▶ _YOUR OBJECTIVE_
Give back all of the records exactly.

Stored items:
━━━━━━

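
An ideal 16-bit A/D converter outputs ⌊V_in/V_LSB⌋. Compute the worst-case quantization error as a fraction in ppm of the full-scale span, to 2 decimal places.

15.26 ppm

Truncating → worst-case error = 1 LSB = V_FS/2^16, so 1e+06/65536 = 15.2588 ppm of full scale.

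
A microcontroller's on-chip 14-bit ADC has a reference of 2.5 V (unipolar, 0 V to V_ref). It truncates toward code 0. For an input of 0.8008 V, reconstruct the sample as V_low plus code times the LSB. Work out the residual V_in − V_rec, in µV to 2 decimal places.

18.75 µV

One LSB is 2.5 V / 16384 = 152.59 µV.
(0.8008 − 0)/0.000152588 = 5248.1229; ⌊·⌋ gives code 5248.
Code 5248 maps back to 0 + 5248×0.000152588 V = 0.80078125 V.
Error = 0.8008 − 0.80078125 = 1.875e-05 V = 18.75 µV.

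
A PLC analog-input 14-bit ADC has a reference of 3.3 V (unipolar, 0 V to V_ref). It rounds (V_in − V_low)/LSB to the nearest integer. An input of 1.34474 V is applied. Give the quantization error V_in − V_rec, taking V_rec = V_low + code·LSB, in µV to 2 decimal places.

LSB = 3.3/2^14 = 201.42 µV.
(1.34474 − 0)/0.000201416 = 6676.4304; round gives code 6676.
V_rec = 0 + 6676·0.000201416 = 1.3446533 V.
Difference: 8.66797e-05 V → 86.68 µV.

86.68 µV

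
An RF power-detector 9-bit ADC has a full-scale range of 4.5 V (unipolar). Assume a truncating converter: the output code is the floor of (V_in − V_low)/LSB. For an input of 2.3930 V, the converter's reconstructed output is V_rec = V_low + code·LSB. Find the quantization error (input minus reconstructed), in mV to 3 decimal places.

Step size: 4.5 V ÷ 2^9 = 8.789 mV.
(V_in − V_low)/LSB = (2.3930 − 0)/0.00878906 = 272.2702 → code 272 (floor).
Code 272 maps back to 0 + 272×0.00878906 V = 2.390625 V.
V_in − V_rec = 0.002375 V = 2.375 mV.

2.375 mV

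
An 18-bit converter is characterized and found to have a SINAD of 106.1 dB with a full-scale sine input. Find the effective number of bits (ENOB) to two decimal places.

ENOB = (SINAD − 1.76) / 6.02 = (106.1 − 1.76)/6.02 = 17.332.

17.33 bits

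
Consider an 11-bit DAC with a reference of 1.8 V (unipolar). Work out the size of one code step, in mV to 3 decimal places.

0.879 mV

Full-scale span = 1.8 V.
LSB = 1.8 / 2^11 = 1.8 / 2048 = 0.000878906 V = 0.879 mV.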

━━━━━━

▶ _SOLUTION TO THIS EXERCISE_
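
An ideal 16-bit A/D converter outputs ⌊V_in/V_LSB⌋. Compute the worst-case quantization error as a fraction in ppm of the full-scale span, to 2 decimal places.

15.26 ppm

Truncating → worst-case error = 1 LSB = V_FS/2^16, so 1e+06/65536 = 15.2588 ppm of full scale.

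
A microcontroller's on-chip 14-bit ADC has a reference of 2.5 V (unipolar, 0 V to V_ref). It truncates toward code 0. For an input of 0.8008 V, reconstruct the sample as V_low plus code times the LSB. Work out the residual V_in − V_rec, in µV to 2 decimal places.

18.75 µV

One LSB is 2.5 V / 16384 = 152.59 µV.
(0.8008 − 0)/0.000152588 = 5248.1229; ⌊·⌋ gives code 5248.
Code 5248 maps back to 0 + 5248×0.000152588 V = 0.80078125 V.
Error = 0.8008 − 0.80078125 = 1.875e-05 V = 18.75 µV.

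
A PLC analog-input 14-bit ADC has a reference of 3.3 V (unipolar, 0 V to V_ref). It rounds (V_in − V_low)/LSB to the nearest integer. An input of 1.34474 V is applied. Give the quantization error V_in − V_rec, taking V_rec = V_low + code·LSB, in µV to 2 decimal places.

LSB = 3.3/2^14 = 201.42 µV.
(1.34474 − 0)/0.000201416 = 6676.4304; round gives code 6676.
V_rec = 0 + 6676·0.000201416 = 1.3446533 V.
Difference: 8.66797e-05 V → 86.68 µV.

86.68 µV

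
An RF power-detector 9-bit ADC has a full-scale range of 4.5 V (unipolar). Assume a truncating converter: the output code is the floor of (V_in − V_low)/LSB. For an input of 2.3930 V, the converter's reconstructed output is V_rec = V_low + code·LSB. Find the quantization error (input minus reconstructed), in mV to 3 decimal places.

Step size: 4.5 V ÷ 2^9 = 8.789 mV.
(V_in − V_low)/LSB = (2.3930 − 0)/0.00878906 = 272.2702 → code 272 (floor).
Code 272 maps back to 0 + 272×0.00878906 V = 2.390625 V.
V_in − V_rec = 0.002375 V = 2.375 mV.

2.375 mV

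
An 18-bit converter is characterized and found to have a SINAD of 106.1 dB with a full-scale sine input. Find the effective number of bits (ENOB) to two decimal places.

ENOB = (SINAD − 1.76) / 6.02 = (106.1 − 1.76)/6.02 = 17.332.

17.33 bits

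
Consider an 11-bit DAC with a reference of 1.8 V (unipolar). Work out the size of one code step, in mV to 3 decimal places.

0.879 mV

Full-scale span = 1.8 V.
LSB = 1.8 / 2^11 = 1.8 / 2048 = 0.000878906 V = 0.879 mV.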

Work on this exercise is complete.